REQUIREMENT
Return the full listing, so that each line matches the original exactly.

INPUT RECORDS
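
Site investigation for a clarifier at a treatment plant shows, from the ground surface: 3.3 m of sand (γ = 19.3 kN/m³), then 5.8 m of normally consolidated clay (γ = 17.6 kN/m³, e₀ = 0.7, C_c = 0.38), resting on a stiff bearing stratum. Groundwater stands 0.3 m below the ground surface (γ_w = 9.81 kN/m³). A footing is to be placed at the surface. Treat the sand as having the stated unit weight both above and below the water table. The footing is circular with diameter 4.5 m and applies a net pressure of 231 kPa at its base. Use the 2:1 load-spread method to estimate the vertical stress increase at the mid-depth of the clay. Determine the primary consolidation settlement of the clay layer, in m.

Mid-depth of clay below the ground surface: z = 3.3 + 5.8/2 = 6.2 m.
Total vertical stress at mid-clay: σ_v = 19.3×3.3 + 17.6×2.9 = 114.73 kPa.
Pore pressure: u = 9.81×(6.2 − 0.3) = 57.879 kPa.
Initial effective stress: σ'_0 = σ_v − u = 114.73 − 57.879 = 56.851 kPa.
Stress increase at mid-clay by the 2:1 spreading method:
Δσ ≈ qD²/(D+z)² = 231×4.5²/(4.5+6.2)² = 40.857 kPa
Final effective stress: σ'_f = σ'_0 + Δσ = 56.851 + 40.857 = 97.708 kPa.
Normally consolidated clay, so the full stress increment lies on the virgin compression line:
S_c = C_c·H/(1+e₀)·log₁₀(σ'_f/σ'_0) = 0.38×5.8/(1+0.7)×log₁₀(97.708/56.851)
    = 1.2965 × 0.23519 = 0.3049 m

S_c ≈ 0.305 m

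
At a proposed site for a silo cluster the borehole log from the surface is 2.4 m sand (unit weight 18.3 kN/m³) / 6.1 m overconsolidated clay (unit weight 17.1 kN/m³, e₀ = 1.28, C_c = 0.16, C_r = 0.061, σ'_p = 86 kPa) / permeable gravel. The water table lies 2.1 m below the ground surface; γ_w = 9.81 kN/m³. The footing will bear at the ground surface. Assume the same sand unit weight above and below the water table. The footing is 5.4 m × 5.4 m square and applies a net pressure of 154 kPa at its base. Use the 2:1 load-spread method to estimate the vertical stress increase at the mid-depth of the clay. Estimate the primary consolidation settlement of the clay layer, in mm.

S_c ≈ 52.4 mm

Mid-depth of clay below the ground surface: z = 2.4 + 6.1/2 = 5.45 m.
Total vertical stress at mid-clay: σ_v = 18.3×2.4 + 17.1×3.05 = 96.075 kPa.
Pore pressure: u = 9.81×(5.45 − 2.1) = 32.864 kPa.
Initial effective stress: σ'_0 = σ_v − u = 96.075 − 32.864 = 63.211 kPa.
Stress increase at mid-clay by the 2:1 spreading method:
Δσ = qBL/((B+z)(L+z)) = 154×5.4×5.4/((5.4+5.45)(5.4+5.45)) = 38.146 kPa
Final effective stress: σ'_f = 63.211 + 38.146 = 101.36 kPa.
σ'_f = 101.36 > σ'_p = 86 kPa, so the stress path crosses the preconsolidation pressure — recompression up to σ'_p, then virgin compression beyond:
S_c = H/(1+e₀)·[C_r·log₁₀(σ'_p/σ'_0) + C_c·log₁₀(σ'_f/σ'_p)]
    = 6.1/2.28 × [0.061×log₁₀(86/63.211) + 0.16×log₁₀(101.36/86)]
    = 2.6754 × [0.0081561 + 0.011419] = 0.05237 m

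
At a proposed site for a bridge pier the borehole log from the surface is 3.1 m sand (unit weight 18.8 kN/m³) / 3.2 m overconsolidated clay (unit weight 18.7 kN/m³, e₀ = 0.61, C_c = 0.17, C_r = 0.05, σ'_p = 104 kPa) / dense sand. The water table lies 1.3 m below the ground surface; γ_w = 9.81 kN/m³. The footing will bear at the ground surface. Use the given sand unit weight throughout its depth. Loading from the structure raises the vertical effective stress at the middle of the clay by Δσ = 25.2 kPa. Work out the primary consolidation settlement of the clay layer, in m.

Mid-depth of clay below the ground surface: z = 3.1 + 3.2/2 = 4.7 m.
Total vertical stress at mid-clay: σ_v = 18.8×3.1 + 18.7×1.6 = 88.2 kPa.
Pore pressure: u = 9.81×(4.7 − 1.3) = 33.354 kPa.
Initial effective stress: σ'_0 = σ_v − u = 88.2 − 33.354 = 54.846 kPa.
Final effective stress: σ'_f = 54.846 + 25.2 = 80.046 kPa.
σ'_f = 80.046 ≤ σ'_p = 104 kPa, so the clay remains overconsolidated and only the recompression index applies:
S_c = C_r·H/(1+e₀)·log₁₀(σ'_f/σ'_0) = 0.05×3.2/1.61×log₁₀(80.046/54.846)
    = 0.09938 × 0.16419 = 0.01632 m

S_c ≈ 0.0163 m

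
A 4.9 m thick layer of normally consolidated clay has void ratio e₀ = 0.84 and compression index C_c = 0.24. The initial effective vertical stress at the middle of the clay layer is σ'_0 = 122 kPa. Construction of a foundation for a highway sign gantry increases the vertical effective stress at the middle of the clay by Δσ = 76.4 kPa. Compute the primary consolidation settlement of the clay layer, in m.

S_c ≈ 0.135 m

Final effective stress: σ'_f = σ'_0 + Δσ = 122 + 76.4 = 198.4 kPa.
Normally consolidated clay, so the full stress increment lies on the virgin compression line:
S_c = C_c·H/(1+e₀)·log₁₀(σ'_f/σ'_0) = 0.24×4.9/(1+0.84)×log₁₀(198.4/122)
    = 0.63913 × 0.21118 = 0.135 m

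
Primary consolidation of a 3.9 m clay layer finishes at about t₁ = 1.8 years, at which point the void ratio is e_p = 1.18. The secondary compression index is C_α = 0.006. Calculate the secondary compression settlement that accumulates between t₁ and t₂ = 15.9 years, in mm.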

FINISHED TASK
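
Site investigation for a clarifier at a treatment plant shows, from the ground surface: 3.3 m of sand (γ = 19.3 kN/m³), then 5.8 m of normally consolidated clay (γ = 17.6 kN/m³, e₀ = 0.7, C_c = 0.38), resting on a stiff bearing stratum. Groundwater stands 0.3 m below the ground surface (γ_w = 9.81 kN/m³). A footing is to be placed at the surface. Treat the sand as having the stated unit weight both above and below the water table. The footing is circular with diameter 4.5 m and applies a net pressure of 231 kPa at its base. Use the 2:1 load-spread method to estimate the vertical stress increase at the mid-depth of the clay. Determine the primary consolidation settlement of the clay layer, in m.

Mid-depth of clay below the ground surface: z = 3.3 + 5.8/2 = 6.2 m.
Total vertical stress at mid-clay: σ_v = 19.3×3.3 + 17.6×2.9 = 114.73 kPa.
Pore pressure: u = 9.81×(6.2 − 0.3) = 57.879 kPa.
Initial effective stress: σ'_0 = σ_v − u = 114.73 − 57.879 = 56.851 kPa.
Stress increase at mid-clay by the 2:1 spreading method:
Δσ ≈ qD²/(D+z)² = 231×4.5²/(4.5+6.2)² = 40.857 kPa
Final effective stress: σ'_f = σ'_0 + Δσ = 56.851 + 40.857 = 97.708 kPa.
Normally consolidated clay, so the full stress increment lies on the virgin compression line:
S_c = C_c·H/(1+e₀)·log₁₀(σ'_f/σ'_0) = 0.38×5.8/(1+0.7)×log₁₀(97.708/56.851)
    = 1.2965 × 0.23519 = 0.3049 m

S_c ≈ 0.305 m

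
At a proposed site for a silo cluster the borehole log from the surface is 2.4 m sand (unit weight 18.3 kN/m³) / 6.1 m overconsolidated clay (unit weight 17.1 kN/m³, e₀ = 1.28, C_c = 0.16, C_r = 0.061, σ'_p = 86 kPa) / permeable gravel. The water table lies 2.1 m below the ground surface; γ_w = 9.81 kN/m³. The footing will bear at the ground surface. Assume the same sand unit weight above and below the water table. The footing is 5.4 m × 5.4 m square and applies a net pressure of 154 kPa at its base. Use the 2:1 load-spread method to estimate the vertical stress increase at the mid-depth of the clay. Estimate the primary consolidation settlement of the clay layer, in mm.

S_c ≈ 52.4 mm

Mid-depth of clay below the ground surface: z = 2.4 + 6.1/2 = 5.45 m.
Total vertical stress at mid-clay: σ_v = 18.3×2.4 + 17.1×3.05 = 96.075 kPa.
Pore pressure: u = 9.81×(5.45 − 2.1) = 32.864 kPa.
Initial effective stress: σ'_0 = σ_v − u = 96.075 − 32.864 = 63.211 kPa.
Stress increase at mid-clay by the 2:1 spreading method:
Δσ = qBL/((B+z)(L+z)) = 154×5.4×5.4/((5.4+5.45)(5.4+5.45)) = 38.146 kPa
Final effective stress: σ'_f = 63.211 + 38.146 = 101.36 kPa.
σ'_f = 101.36 > σ'_p = 86 kPa, so the stress path crosses the preconsolidation pressure — recompression up to σ'_p, then virgin compression beyond:
S_c = H/(1+e₀)·[C_r·log₁₀(σ'_p/σ'_0) + C_c·log₁₀(σ'_f/σ'_p)]
    = 6.1/2.28 × [0.061×log₁₀(86/63.211) + 0.16×log₁₀(101.36/86)]
    = 2.6754 × [0.0081561 + 0.011419] = 0.05237 m

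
At a proposed site for a bridge pier the borehole log from the surface is 3.1 m sand (unit weight 18.8 kN/m³) / 3.2 m overconsolidated clay (unit weight 18.7 kN/m³, e₀ = 0.61, C_c = 0.17, C_r = 0.05, σ'_p = 104 kPa) / dense sand. The water table lies 1.3 m below the ground surface; γ_w = 9.81 kN/m³. The footing will bear at the ground surface. Use the given sand unit weight throughout its depth. Loading from the structure raises the vertical effective stress at the middle of the clay by Δσ = 25.2 kPa. Work out the primary consolidation settlement of the clay layer, in m.

Mid-depth of clay below the ground surface: z = 3.1 + 3.2/2 = 4.7 m.
Total vertical stress at mid-clay: σ_v = 18.8×3.1 + 18.7×1.6 = 88.2 kPa.
Pore pressure: u = 9.81×(4.7 − 1.3) = 33.354 kPa.
Initial effective stress: σ'_0 = σ_v − u = 88.2 − 33.354 = 54.846 kPa.
Final effective stress: σ'_f = 54.846 + 25.2 = 80.046 kPa.
σ'_f = 80.046 ≤ σ'_p = 104 kPa, so the clay remains overconsolidated and only the recompression index applies:
S_c = C_r·H/(1+e₀)·log₁₀(σ'_f/σ'_0) = 0.05×3.2/1.61×log₁₀(80.046/54.846)
    = 0.09938 × 0.16419 = 0.01632 m

S_c ≈ 0.0163 m

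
A 4.9 m thick layer of normally consolidated clay has void ratio e₀ = 0.84 and compression index C_c = 0.24. The initial effective vertical stress at the middle of the clay layer is σ'_0 = 122 kPa. Construction of a foundation for a highway sign gantry increases the vertical effective stress at the middle of the clay by Δσ = 76.4 kPa. Compute the primary consolidation settlement of the clay layer, in m.

S_c ≈ 0.135 m

Final effective stress: σ'_f = σ'_0 + Δσ = 122 + 76.4 = 198.4 kPa.
Normally consolidated clay, so the full stress increment lies on the virgin compression line:
S_c = C_c·H/(1+e₀)·log₁₀(σ'_f/σ'_0) = 0.24×4.9/(1+0.84)×log₁₀(198.4/122)
    = 0.63913 × 0.21118 = 0.135 m

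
Primary consolidation of a 3.9 m clay layer finishes at about t₁ = 1.8 years, at which point the void ratio is e_p = 1.18. The secondary compression index is C_α = 0.006. Calculate the secondary compression settlement that accumulates between t₁ and t₂ = 15.9 years, in mm.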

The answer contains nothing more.